##### RAW DATA #####

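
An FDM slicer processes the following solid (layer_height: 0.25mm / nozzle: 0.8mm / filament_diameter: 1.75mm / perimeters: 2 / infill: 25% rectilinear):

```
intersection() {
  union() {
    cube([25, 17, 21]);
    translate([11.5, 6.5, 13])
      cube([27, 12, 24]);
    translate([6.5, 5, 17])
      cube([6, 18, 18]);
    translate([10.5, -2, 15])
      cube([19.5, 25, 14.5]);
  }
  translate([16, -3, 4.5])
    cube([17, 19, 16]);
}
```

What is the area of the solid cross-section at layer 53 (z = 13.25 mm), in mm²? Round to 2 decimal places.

220.00 mm²

At z = 13.25 mm: the 25×17 cube contributes its full rectangle (area 425.00 mm²); the 27×12 cube at (11.5, 6.5) contributes its full rectangle (area 324.00 mm²); the cube at (6.5, 5) does not reach this height (z outside [17, 35]); the cube at (10.5, -2) is not intersected at this z (z outside [15, 29.5]); Taking the union: the regions partially overlap — summed areas 749.00 mm² minus the doubly-counted overlap 141.75 mm² gives 607.25 mm² — area = 607.25 mm²; the 17×19 cube at (16, -3) contributes its full rectangle (area 323.00 mm²); Taking the intersection: the 17×19 cube at (16, -3) partially overlaps that combined region; clipping to the common part keeps 220.00 mm² — area = 220.00 mm². Overall, the cross-section is a single solid region. Net area = 220.00 mm².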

#####

All the records shown above need to be given again exactly.

## WRITTEN RESPONSE
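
An FDM slicer processes the following solid (layer_height: 0.25mm / nozzle: 0.8mm / filament_diameter: 1.75mm / perimeters: 2 / infill: 25% rectilinear):

```
intersection() {
  union() {
    cube([25, 17, 21]);
    translate([11.5, 6.5, 13])
      cube([27, 12, 24]);
    translate([6.5, 5, 17])
      cube([6, 18, 18]);
    translate([10.5, -2, 15])
      cube([19.5, 25, 14.5]);
  }
  translate([16, -3, 4.5])
    cube([17, 19, 16]);
}
```

What is the area of the solid cross-section at layer 53 (z = 13.25 mm), in mm²? Round to 2 decimal places.

220.00 mm²

At z = 13.25 mm: the 25×17 cube contributes its full rectangle (area 425.00 mm²); the 27×12 cube at (11.5, 6.5) contributes its full rectangle (area 324.00 mm²); the cube at (6.5, 5) does not reach this height (z outside [17, 35]); the cube at (10.5, -2) is not intersected at this z (z outside [15, 29.5]); Taking the union: the regions partially overlap — summed areas 749.00 mm² minus the doubly-counted overlap 141.75 mm² gives 607.25 mm² — area = 607.25 mm²; the 17×19 cube at (16, -3) contributes its full rectangle (area 323.00 mm²); Taking the intersection: the 17×19 cube at (16, -3) partially overlaps that combined region; clipping to the common part keeps 220.00 mm² — area = 220.00 mm². Overall, the cross-section is a single solid region. Net area = 220.00 mm².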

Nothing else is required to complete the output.